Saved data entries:
________________________________________

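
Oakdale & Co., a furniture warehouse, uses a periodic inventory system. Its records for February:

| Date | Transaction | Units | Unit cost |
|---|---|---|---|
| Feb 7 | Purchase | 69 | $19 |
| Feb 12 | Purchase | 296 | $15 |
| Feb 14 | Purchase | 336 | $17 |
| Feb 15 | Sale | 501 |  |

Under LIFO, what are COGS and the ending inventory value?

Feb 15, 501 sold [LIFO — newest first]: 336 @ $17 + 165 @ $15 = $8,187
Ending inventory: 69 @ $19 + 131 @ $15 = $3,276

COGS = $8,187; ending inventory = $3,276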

________________________________________

* _Assignment_
Without changing anything, repeat every record above.

* _Solution_
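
Oakdale & Co., a furniture warehouse, uses a periodic inventory system. Its records for February:

| Date | Transaction | Units | Unit cost |
|---|---|---|---|
| Feb 7 | Purchase | 69 | $19 |
| Feb 12 | Purchase | 296 | $15 |
| Feb 14 | Purchase | 336 | $17 |
| Feb 15 | Sale | 501 |  |

Under LIFO, what are COGS and the ending inventory value?

Feb 15, 501 sold [LIFO — newest first]: 336 @ $17 + 165 @ $15 = $8,187
Ending inventory: 69 @ $19 + 131 @ $15 = $3,276

COGS = $8,187; ending inventory = $3,276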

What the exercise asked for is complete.